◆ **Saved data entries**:
=====
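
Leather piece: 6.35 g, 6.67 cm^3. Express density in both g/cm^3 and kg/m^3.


Density = 6.35 / 6.67 = 0.952 g/cm^3
Convert: 0.952 x 1000 = 952 kg/m^3


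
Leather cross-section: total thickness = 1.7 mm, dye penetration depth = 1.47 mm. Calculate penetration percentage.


Penetration% = 1.47 / 1.7 x 100
Penetration = 86.5%


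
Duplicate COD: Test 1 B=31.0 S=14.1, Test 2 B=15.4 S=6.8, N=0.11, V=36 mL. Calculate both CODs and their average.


COD1 = 413.1 mg/L
COD2 = 210.2 mg/L
Average = 311.7 mg/L

COD1 = (31.0 - 14.1) x 0.11 x 8000 / 36 = 413.1 mg/L
COD2 = (15.4 - 6.8) x 0.11 x 8000 / 36 = 210.2 mg/L
Average = (413.1 + 210.2) / 2 = 311.7 mg/L


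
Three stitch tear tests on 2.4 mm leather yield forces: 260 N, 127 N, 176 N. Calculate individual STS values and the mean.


STS1 = 260 / 2.4 = 108.3 N/mm
STS2 = 127 / 2.4 = 52.9 N/mm
STS3 = 176 / 2.4 = 73.3 N/mm
Mean = (108.3 + 52.9 + 73.3) / 3 = 78.2 N/mm


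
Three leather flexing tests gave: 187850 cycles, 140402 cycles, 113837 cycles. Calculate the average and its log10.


Average = (187850 + 140402 + 113837) / 3 = 147363 cycles
log10(147363) = 5.17


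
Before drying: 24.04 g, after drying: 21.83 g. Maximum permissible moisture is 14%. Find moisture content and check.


Moisture content = 9.2%
Acceptable: Yes

MC = (24.04 - 21.83) / 24.04 x 100 = 9.2%
Maximum: 14%
Acceptable: Yes


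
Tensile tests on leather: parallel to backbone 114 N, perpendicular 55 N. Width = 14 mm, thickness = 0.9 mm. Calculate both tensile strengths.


Parallel = 9.05 N/mm^2
Perpendicular = 4.37 N/mm^2

Area = 14 x 0.9 = 12.6 mm^2
TS (parallel) = 114 / 12.6 = 9.05 N/mm^2
TS (perpendicular) = 55 / 12.6 = 4.37 N/mm^2


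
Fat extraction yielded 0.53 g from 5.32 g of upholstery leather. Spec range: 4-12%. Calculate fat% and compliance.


Fat% = 0.53 / 5.32 x 100 = 10.0%
Spec range: 4-12%
Compliant: Yes


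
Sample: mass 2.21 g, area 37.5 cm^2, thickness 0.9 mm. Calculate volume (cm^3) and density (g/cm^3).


Thickness in cm = 0.9 / 10 = 0.09 cm
Volume = 37.5 x 0.09 = 3.375 cm^3
Density = 2.21 / 3.375 = 0.655 g/cm^3


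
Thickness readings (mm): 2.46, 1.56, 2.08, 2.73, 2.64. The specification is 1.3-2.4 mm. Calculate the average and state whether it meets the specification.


Average = 2.29 mm
Within specification: Yes

Sum = 11.47
Average = 11.47 / 5 = 2.29 mm
Specification range: 1.3 to 2.4 mm
Within spec: Yes


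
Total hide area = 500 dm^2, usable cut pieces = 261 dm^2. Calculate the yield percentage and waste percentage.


Yield = 261 / 500 x 100 = 52.2%
Waste = 500 - 261 = 239 dm^2
Waste% = 100 - 52.2 = 47.8%


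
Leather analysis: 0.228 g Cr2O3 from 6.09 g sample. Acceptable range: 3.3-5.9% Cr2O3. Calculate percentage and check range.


Cr2O3 = 3.74%
Within range: Yes


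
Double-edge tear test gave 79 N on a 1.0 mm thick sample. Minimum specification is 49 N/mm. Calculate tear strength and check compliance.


Tear strength = 79.0 N/mm
Compliant: Yes

Tear strength = 79 / 1.0 = 79.0 N/mm
Required minimum = 49 N/mm
Compliant: Yes


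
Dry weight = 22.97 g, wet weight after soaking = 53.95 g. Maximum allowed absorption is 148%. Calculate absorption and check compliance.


Absorption = 134.9%
Compliant: Yes

WA = (53.95 - 22.97) / 22.97 x 100 = 134.9%
Maximum allowed: 148%
Compliant: Yes


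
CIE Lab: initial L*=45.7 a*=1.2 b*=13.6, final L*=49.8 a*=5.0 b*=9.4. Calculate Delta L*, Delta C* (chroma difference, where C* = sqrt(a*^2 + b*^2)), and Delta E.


Delta L* = 49.8 - 45.7 = 4.1
C1* = sqrt((1.2)^2 + (13.6)^2) = 13.653
C2* = sqrt((5.0)^2 + (9.4)^2) = 10.647
Delta C* = 10.647 - 13.653 = -3.01
Delta E = sqrt((4.1)^2 + (3.8)^2 + (-4.2)^2) = 6.99


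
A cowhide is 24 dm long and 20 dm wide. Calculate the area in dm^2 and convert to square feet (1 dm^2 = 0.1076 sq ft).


480 dm^2
51.65 sq ft


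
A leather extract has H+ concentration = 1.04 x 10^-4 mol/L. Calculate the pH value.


pH = -log10[H+]
pH = -log10(1.04 x 10^-4) = 3.98


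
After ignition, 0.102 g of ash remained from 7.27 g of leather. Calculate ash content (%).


1.40%


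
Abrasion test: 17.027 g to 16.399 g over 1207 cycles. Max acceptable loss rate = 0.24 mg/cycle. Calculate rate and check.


Loss = 17.027 - 16.399 = 0.628 g
Rate = 0.628 g / 1207 cycles x 1000 = 0.520 mg/cycle
Max = 0.24 mg/cycle
Passes: No


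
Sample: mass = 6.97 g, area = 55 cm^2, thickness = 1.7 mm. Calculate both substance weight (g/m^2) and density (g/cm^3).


Substance weight = 1267.3 g/m^2
Density = 0.745 g/cm^3

SW = 6.97 / 55 x 10000 = 1267.3 g/m^2
Volume = 55 x 1.7 / 10 = 9.35 cm^3
Density = 6.97 / 9.35 = 0.745 g/cm^3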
=====
◆ **TASK DIRECTIONS**:
Would you reproduce all of the data exactly, without a single alteration?

◆ **RESPONSE TO THE TASK**:
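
Leather piece: 6.35 g, 6.67 cm^3. Express density in both g/cm^3 and kg/m^3.


Density = 6.35 / 6.67 = 0.952 g/cm^3
Convert: 0.952 x 1000 = 952 kg/m^3


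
Leather cross-section: total thickness = 1.7 mm, dye penetration depth = 1.47 mm. Calculate penetration percentage.


Penetration% = 1.47 / 1.7 x 100
Penetration = 86.5%


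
Duplicate COD: Test 1 B=31.0 S=14.1, Test 2 B=15.4 S=6.8, N=0.11, V=36 mL. Calculate both CODs and their average.


COD1 = 413.1 mg/L
COD2 = 210.2 mg/L
Average = 311.7 mg/L

COD1 = (31.0 - 14.1) x 0.11 x 8000 / 36 = 413.1 mg/L
COD2 = (15.4 - 6.8) x 0.11 x 8000 / 36 = 210.2 mg/L
Average = (413.1 + 210.2) / 2 = 311.7 mg/L


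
Three stitch tear tests on 2.4 mm leather yield forces: 260 N, 127 N, 176 N. Calculate individual STS values and the mean.


STS1 = 260 / 2.4 = 108.3 N/mm
STS2 = 127 / 2.4 = 52.9 N/mm
STS3 = 176 / 2.4 = 73.3 N/mm
Mean = (108.3 + 52.9 + 73.3) / 3 = 78.2 N/mm


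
Three leather flexing tests gave: 187850 cycles, 140402 cycles, 113837 cycles. Calculate the average and its log10.


Average = (187850 + 140402 + 113837) / 3 = 147363 cycles
log10(147363) = 5.17


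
Before drying: 24.04 g, after drying: 21.83 g. Maximum permissible moisture is 14%. Find moisture content and check.


Moisture content = 9.2%
Acceptable: Yes

MC = (24.04 - 21.83) / 24.04 x 100 = 9.2%
Maximum: 14%
Acceptable: Yes


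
Tensile tests on leather: parallel to backbone 114 N, perpendicular 55 N. Width = 14 mm, thickness = 0.9 mm. Calculate both tensile strengths.


Parallel = 9.05 N/mm^2
Perpendicular = 4.37 N/mm^2

Area = 14 x 0.9 = 12.6 mm^2
TS (parallel) = 114 / 12.6 = 9.05 N/mm^2
TS (perpendicular) = 55 / 12.6 = 4.37 N/mm^2


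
Fat extraction yielded 0.53 g from 5.32 g of upholstery leather. Spec range: 4-12%. Calculate fat% and compliance.


Fat% = 0.53 / 5.32 x 100 = 10.0%
Spec range: 4-12%
Compliant: Yes


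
Sample: mass 2.21 g, area 37.5 cm^2, thickness 0.9 mm. Calculate volume (cm^3) and density (g/cm^3).


Thickness in cm = 0.9 / 10 = 0.09 cm
Volume = 37.5 x 0.09 = 3.375 cm^3
Density = 2.21 / 3.375 = 0.655 g/cm^3


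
Thickness readings (mm): 2.46, 1.56, 2.08, 2.73, 2.64. The specification is 1.3-2.4 mm. Calculate the average and state whether it meets the specification.


Average = 2.29 mm
Within specification: Yes

Sum = 11.47
Average = 11.47 / 5 = 2.29 mm
Specification range: 1.3 to 2.4 mm
Within spec: Yes


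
Total hide area = 500 dm^2, usable cut pieces = 261 dm^2. Calculate the yield percentage and waste percentage.


Yield = 261 / 500 x 100 = 52.2%
Waste = 500 - 261 = 239 dm^2
Waste% = 100 - 52.2 = 47.8%


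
Leather analysis: 0.228 g Cr2O3 from 6.09 g sample. Acceptable range: 3.3-5.9% Cr2O3. Calculate percentage and check range.


Cr2O3 = 3.74%
Within range: Yes


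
Double-edge tear test gave 79 N on a 1.0 mm thick sample. Minimum specification is 49 N/mm. Calculate tear strength and check compliance.


Tear strength = 79.0 N/mm
Compliant: Yes

Tear strength = 79 / 1.0 = 79.0 N/mm
Required minimum = 49 N/mm
Compliant: Yes


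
Dry weight = 22.97 g, wet weight after soaking = 53.95 g. Maximum allowed absorption is 148%. Calculate absorption and check compliance.


Absorption = 134.9%
Compliant: Yes

WA = (53.95 - 22.97) / 22.97 x 100 = 134.9%
Maximum allowed: 148%
Compliant: Yes


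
CIE Lab: initial L*=45.7 a*=1.2 b*=13.6, final L*=49.8 a*=5.0 b*=9.4. Calculate Delta L*, Delta C* (chroma difference, where C* = sqrt(a*^2 + b*^2)), and Delta E.


Delta L* = 49.8 - 45.7 = 4.1
C1* = sqrt((1.2)^2 + (13.6)^2) = 13.653
C2* = sqrt((5.0)^2 + (9.4)^2) = 10.647
Delta C* = 10.647 - 13.653 = -3.01
Delta E = sqrt((4.1)^2 + (3.8)^2 + (-4.2)^2) = 6.99


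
A cowhide is 24 dm long and 20 dm wide. Calculate the area in dm^2 and convert to square feet (1 dm^2 = 0.1076 sq ft).


480 dm^2
51.65 sq ft


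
A leather extract has H+ concentration = 1.04 x 10^-4 mol/L. Calculate the pH value.


pH = -log10[H+]
pH = -log10(1.04 x 10^-4) = 3.98


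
After ignition, 0.102 g of ash remained from 7.27 g of leather. Calculate ash content (%).


1.40%


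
Abrasion test: 17.027 g to 16.399 g over 1207 cycles. Max acceptable loss rate = 0.24 mg/cycle. Calculate rate and check.


Loss = 17.027 - 16.399 = 0.628 g
Rate = 0.628 g / 1207 cycles x 1000 = 0.520 mg/cycle
Max = 0.24 mg/cycle
Passes: No


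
Sample: mass = 6.97 g, area = 55 cm^2, thickness = 1.7 mm. Calculate both substance weight (g/m^2) and density (g/cm^3).


Substance weight = 1267.3 g/m^2
Density = 0.745 g/cm^3

SW = 6.97 / 55 x 10000 = 1267.3 g/m^2
Volume = 55 x 1.7 / 10 = 9.35 cm^3
Density = 6.97 / 9.35 = 0.745 g/cm^3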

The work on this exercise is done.